[[ EXCERPTED RECORDS, beginning ]]

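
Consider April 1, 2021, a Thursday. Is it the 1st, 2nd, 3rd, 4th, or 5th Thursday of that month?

1st

Day 1 falls in week ⌈1/7⌉ of the month.
Days 1–7 hold the 1st Thursday, 8–14 the 2nd, 15–21 the 3rd, 22–28 the 4th, 29–31 the 5th.
1 is in the range for the 1st.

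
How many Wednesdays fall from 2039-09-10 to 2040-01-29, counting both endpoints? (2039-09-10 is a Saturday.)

2039-09-10 is a Saturday; the first Wednesday on or after it is 2039-09-14 (4 days later).
From 2039-09-14 to 2040-01-29: 16 + 31 + 30 + 31 + 29 = 137 days (rest of September, October, November, December, January).
137 ÷ 7 = 19 full weeks with remainder 4, so 19 more Wednesdays after the first → 20.

20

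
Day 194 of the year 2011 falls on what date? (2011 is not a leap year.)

13 July 2011

January has 31 days (194 − 31 = 163 remain).
February has 28 days (163 − 28 = 135 remain).
March has 31 days (135 − 31 = 104 remain).
April has 30 days (104 − 30 = 74 remain).
May has 31 days (74 − 31 = 43 remain).
June has 30 days (43 − 30 = 13 remain).
13 into July → July 13.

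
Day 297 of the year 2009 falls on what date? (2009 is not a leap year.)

Jan has 31 days (297 − 31 = 266 remain).
Feb has 28 days (266 − 28 = 238 remain).
Mar has 31 days (238 − 31 = 207 remain).
Apr has 30 days (207 − 30 = 177 remain).
May has 31 days (177 − 31 = 146 remain).
Jun has 30 days (146 − 30 = 116 remain).
Jul has 31 days (116 − 31 = 85 remain).
Aug has 31 days (85 − 31 = 54 remain).
Sep has 30 days (54 − 30 = 24 remain).
24 into Oct → Oct 24.

Oct 24, 2009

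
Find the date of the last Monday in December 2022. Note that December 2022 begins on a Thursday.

2022-12-26

December 2022 begins on a Thursday, so the first Monday is December 5 (4 days later).
December 2022 has 31 days. Adding weeks: 5, 12, 19, 26 — the last one ≤ 31 is the 26th.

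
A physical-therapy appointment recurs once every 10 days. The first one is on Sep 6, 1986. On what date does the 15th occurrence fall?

The 15th occurrence is 14 intervals after the first: 14 × 10 = 140 days after Sep 6, 1986.
Sep has 30 days — 24 days to the end of Sep leaves 116.
Oct has 31 days (85 left).
Nov has 30 days (55 left).
Dec has 31 days (24 left).
24 days into Jan → Jan 24, 1987.

Jan 24, 1987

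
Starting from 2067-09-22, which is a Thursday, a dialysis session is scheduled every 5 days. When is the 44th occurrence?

The 44th occurrence is 43 intervals after the first: 43 × 5 = 215 days after 2067-09-22.
September has 30 days — 8 days to the end of September leaves 207.
October has 31 days (176 left).
November has 30 days (146 left).
December has 31 days (115 left).
January has 31 days (84 left).
February has 29 days (55 left).
March has 31 days (24 left).
24 days into April → 2068-04-24.

2068-04-24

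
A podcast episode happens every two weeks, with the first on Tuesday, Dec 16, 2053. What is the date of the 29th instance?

The 29th occurrence is 28 intervals after the first: 28 × 14 = 392 days after Dec 16, 2053.
Dec has 31 days — 15 days to the end of Dec leaves 377.
Jan has 31 days (346 left).
Feb has 28 days (318 left).
Mar has 31 days (287 left).
Apr has 30 days (257 left).
May has 31 days (226 left).
Jun has 30 days (196 left).
Jul has 31 days (165 left).
Aug has 31 days (134 left).
Sep has 30 days (104 left).
Oct has 31 days (73 left).
Nov has 30 days (43 left).
Dec has 31 days (12 left).
12 days into Jan → Jan 12, 2055.

Jan 12, 2055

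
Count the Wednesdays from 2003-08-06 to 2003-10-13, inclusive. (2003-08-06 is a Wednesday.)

10

2003-08-06 is a Wednesday; the first Wednesday on or after it is 2003-08-06.
From 2003-08-06 to 2003-10-13: 25 + 30 + 13 = 68 days (rest of August, September, October).
68 ÷ 7 = 9 full weeks with remainder 5, so 9 more Wednesdays after the first → 10.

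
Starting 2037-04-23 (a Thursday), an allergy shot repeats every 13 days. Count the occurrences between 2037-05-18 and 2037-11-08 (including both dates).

Occurrences land 13·i days after 2037-04-23 for i = 0, 1, 2, …
2037-05-18 is 25 days after the start; 25 ÷ 13 = 1 remainder 12; since the remainder is 12, round up to i = 2. First occurrence in the window: #3 on 2037-05-19 (2×13 = 26 days in).
2037-11-08 is 199 days after the start; 199 ÷ 13 = 15 remainder 4. Last occurrence in the window: #16 on 2037-11-04.
Occurrences #3 through #16: 14 in total.

14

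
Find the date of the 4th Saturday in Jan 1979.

Jan 1979 begins on a Monday, so the first Saturday is Jan 6 (5 days later).
The 4th Saturday is 3 weeks later: 6 + 21 = 27.

Jan 27, 1979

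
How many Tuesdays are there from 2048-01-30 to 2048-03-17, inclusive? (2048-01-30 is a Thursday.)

7

2048-01-30 is a Thursday; the first Tuesday on or after it is 2048-02-04 (5 days later).
From 2048-02-04 to 2048-03-17: 25 + 17 = 42 days (rest of February, March).
42 ÷ 7 = 6 full weeks with remainder 0, so 6 more Tuesdays after the first → 7.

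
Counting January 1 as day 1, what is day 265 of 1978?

Sep 22, 1978

Jan has 31 days (265 − 31 = 234 remain).
Feb has 28 days (234 − 28 = 206 remain).
Mar has 31 days (206 − 31 = 175 remain).
Apr has 30 days (175 − 30 = 145 remain).
May has 31 days (145 − 31 = 114 remain).
Jun has 30 days (114 − 30 = 84 remain).
Jul has 31 days (84 − 31 = 53 remain).
Aug has 31 days (53 − 31 = 22 remain).
22 into Sep → Sep 22.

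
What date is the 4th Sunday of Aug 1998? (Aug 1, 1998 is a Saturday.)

Aug 23, 1998

Aug 1998 begins on a Saturday, so the first Sunday is Aug 2 (1 day later).
The 4th Sunday is 3 weeks later: 2 + 21 = 23.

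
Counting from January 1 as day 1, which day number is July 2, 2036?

184

Days in months before July: 31 + 29 + 31 + 30 + 31 + 30 = 182.
Plus 2 days into July → day 184.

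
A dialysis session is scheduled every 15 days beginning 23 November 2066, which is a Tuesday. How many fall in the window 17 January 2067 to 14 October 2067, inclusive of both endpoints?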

[[ EXCERPTED RECORDS, end ]]

PROBLEM DESCRIPTION » Please print the material again in full, exactly as it is.

ANSWER SECTION »
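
Consider April 1, 2021, a Thursday. Is it the 1st, 2nd, 3rd, 4th, or 5th Thursday of that month?

1st

Day 1 falls in week ⌈1/7⌉ of the month.
Days 1–7 hold the 1st Thursday, 8–14 the 2nd, 15–21 the 3rd, 22–28 the 4th, 29–31 the 5th.
1 is in the range for the 1st.

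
How many Wednesdays fall from 2039-09-10 to 2040-01-29, counting both endpoints? (2039-09-10 is a Saturday.)

2039-09-10 is a Saturday; the first Wednesday on or after it is 2039-09-14 (4 days later).
From 2039-09-14 to 2040-01-29: 16 + 31 + 30 + 31 + 29 = 137 days (rest of September, October, November, December, January).
137 ÷ 7 = 19 full weeks with remainder 4, so 19 more Wednesdays after the first → 20.

20

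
Day 194 of the year 2011 falls on what date? (2011 is not a leap year.)

13 July 2011

January has 31 days (194 − 31 = 163 remain).
February has 28 days (163 − 28 = 135 remain).
March has 31 days (135 − 31 = 104 remain).
April has 30 days (104 − 30 = 74 remain).
May has 31 days (74 − 31 = 43 remain).
June has 30 days (43 − 30 = 13 remain).
13 into July → July 13.

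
Day 297 of the year 2009 falls on what date? (2009 is not a leap year.)

Jan has 31 days (297 − 31 = 266 remain).
Feb has 28 days (266 − 28 = 238 remain).
Mar has 31 days (238 − 31 = 207 remain).
Apr has 30 days (207 − 30 = 177 remain).
May has 31 days (177 − 31 = 146 remain).
Jun has 30 days (146 − 30 = 116 remain).
Jul has 31 days (116 − 31 = 85 remain).
Aug has 31 days (85 − 31 = 54 remain).
Sep has 30 days (54 − 30 = 24 remain).
24 into Oct → Oct 24.

Oct 24, 2009

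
Find the date of the last Monday in December 2022. Note that December 2022 begins on a Thursday.

2022-12-26

December 2022 begins on a Thursday, so the first Monday is December 5 (4 days later).
December 2022 has 31 days. Adding weeks: 5, 12, 19, 26 — the last one ≤ 31 is the 26th.

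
A physical-therapy appointment recurs once every 10 days. The first one is on Sep 6, 1986. On what date does the 15th occurrence fall?

The 15th occurrence is 14 intervals after the first: 14 × 10 = 140 days after Sep 6, 1986.
Sep has 30 days — 24 days to the end of Sep leaves 116.
Oct has 31 days (85 left).
Nov has 30 days (55 left).
Dec has 31 days (24 left).
24 days into Jan → Jan 24, 1987.

Jan 24, 1987

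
Starting from 2067-09-22, which is a Thursday, a dialysis session is scheduled every 5 days. When is the 44th occurrence?

The 44th occurrence is 43 intervals after the first: 43 × 5 = 215 days after 2067-09-22.
September has 30 days — 8 days to the end of September leaves 207.
October has 31 days (176 left).
November has 30 days (146 left).
December has 31 days (115 left).
January has 31 days (84 left).
February has 29 days (55 left).
March has 31 days (24 left).
24 days into April → 2068-04-24.

2068-04-24

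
A podcast episode happens every two weeks, with the first on Tuesday, Dec 16, 2053. What is the date of the 29th instance?

The 29th occurrence is 28 intervals after the first: 28 × 14 = 392 days after Dec 16, 2053.
Dec has 31 days — 15 days to the end of Dec leaves 377.
Jan has 31 days (346 left).
Feb has 28 days (318 left).
Mar has 31 days (287 left).
Apr has 30 days (257 left).
May has 31 days (226 left).
Jun has 30 days (196 left).
Jul has 31 days (165 left).
Aug has 31 days (134 left).
Sep has 30 days (104 left).
Oct has 31 days (73 left).
Nov has 30 days (43 left).
Dec has 31 days (12 left).
12 days into Jan → Jan 12, 2055.

Jan 12, 2055

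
Count the Wednesdays from 2003-08-06 to 2003-10-13, inclusive. (2003-08-06 is a Wednesday.)

10

2003-08-06 is a Wednesday; the first Wednesday on or after it is 2003-08-06.
From 2003-08-06 to 2003-10-13: 25 + 30 + 13 = 68 days (rest of August, September, October).
68 ÷ 7 = 9 full weeks with remainder 5, so 9 more Wednesdays after the first → 10.

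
Starting 2037-04-23 (a Thursday), an allergy shot repeats every 13 days. Count the occurrences between 2037-05-18 and 2037-11-08 (including both dates).

Occurrences land 13·i days after 2037-04-23 for i = 0, 1, 2, …
2037-05-18 is 25 days after the start; 25 ÷ 13 = 1 remainder 12; since the remainder is 12, round up to i = 2. First occurrence in the window: #3 on 2037-05-19 (2×13 = 26 days in).
2037-11-08 is 199 days after the start; 199 ÷ 13 = 15 remainder 4. Last occurrence in the window: #16 on 2037-11-04.
Occurrences #3 through #16: 14 in total.

14

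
Find the date of the 4th Saturday in Jan 1979.

Jan 1979 begins on a Monday, so the first Saturday is Jan 6 (5 days later).
The 4th Saturday is 3 weeks later: 6 + 21 = 27.

Jan 27, 1979

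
How many Tuesdays are there from 2048-01-30 to 2048-03-17, inclusive? (2048-01-30 is a Thursday.)

7

2048-01-30 is a Thursday; the first Tuesday on or after it is 2048-02-04 (5 days later).
From 2048-02-04 to 2048-03-17: 25 + 17 = 42 days (rest of February, March).
42 ÷ 7 = 6 full weeks with remainder 0, so 6 more Tuesdays after the first → 7.

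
Counting January 1 as day 1, what is day 265 of 1978?

Sep 22, 1978

Jan has 31 days (265 − 31 = 234 remain).
Feb has 28 days (234 − 28 = 206 remain).
Mar has 31 days (206 − 31 = 175 remain).
Apr has 30 days (175 − 30 = 145 remain).
May has 31 days (145 − 31 = 114 remain).
Jun has 30 days (114 − 30 = 84 remain).
Jul has 31 days (84 − 31 = 53 remain).
Aug has 31 days (53 − 31 = 22 remain).
22 into Sep → Sep 22.

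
What date is the 4th Sunday of Aug 1998? (Aug 1, 1998 is a Saturday.)

Aug 23, 1998

Aug 1998 begins on a Saturday, so the first Sunday is Aug 2 (1 day later).
The 4th Sunday is 3 weeks later: 2 + 21 = 23.

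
Counting from January 1 as day 1, which day number is July 2, 2036?

184

Days in months before July: 31 + 29 + 31 + 30 + 31 + 30 = 182.
Plus 2 days into July → day 184.

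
A dialysis session is scheduled every 15 days beginning 23 November 2066, which is a Tuesday. How many fall in the window 17 January 2067 to 14 October 2067, inclusive of both endpoints?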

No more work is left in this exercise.